** Opening Given records block **
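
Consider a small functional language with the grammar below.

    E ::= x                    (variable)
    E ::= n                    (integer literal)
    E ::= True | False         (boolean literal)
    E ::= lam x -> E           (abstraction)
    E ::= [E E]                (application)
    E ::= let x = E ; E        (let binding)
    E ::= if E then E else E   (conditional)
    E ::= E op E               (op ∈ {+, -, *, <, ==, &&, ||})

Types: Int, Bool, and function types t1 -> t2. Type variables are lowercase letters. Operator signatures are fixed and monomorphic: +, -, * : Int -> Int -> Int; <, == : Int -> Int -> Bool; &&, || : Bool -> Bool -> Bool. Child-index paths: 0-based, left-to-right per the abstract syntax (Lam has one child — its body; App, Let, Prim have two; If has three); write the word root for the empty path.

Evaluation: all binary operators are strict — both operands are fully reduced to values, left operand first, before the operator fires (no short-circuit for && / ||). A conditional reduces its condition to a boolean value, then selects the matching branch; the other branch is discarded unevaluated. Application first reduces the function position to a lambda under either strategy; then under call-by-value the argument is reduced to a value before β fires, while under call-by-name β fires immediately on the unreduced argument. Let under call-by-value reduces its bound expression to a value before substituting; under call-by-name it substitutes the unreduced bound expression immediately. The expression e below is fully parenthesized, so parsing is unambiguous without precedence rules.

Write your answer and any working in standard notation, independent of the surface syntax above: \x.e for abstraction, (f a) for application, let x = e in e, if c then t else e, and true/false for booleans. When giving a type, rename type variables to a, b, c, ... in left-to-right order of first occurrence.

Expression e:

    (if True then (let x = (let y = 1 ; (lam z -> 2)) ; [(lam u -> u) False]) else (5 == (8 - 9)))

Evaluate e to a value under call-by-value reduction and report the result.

Working:
step 0: (if true then (let x = (let y = 1 in (\z.2)) in ((\u.u) false)) else (5 == (8 - 9)))
step 1: [if@root] (let x = (let y = 1 in (\z.2)) in ((\u.u) false))
step 2: [let@0] (let x = (\z.2) in ((\u.u) false))
step 3: [let@root] ((\u.u) false)
step 4: [beta@root] false

Answer: false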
** Closing Given records block **
• _What you should do_
In the entries, how many lines include the string "abstraction"? Only the number should be given.

• _Output_
2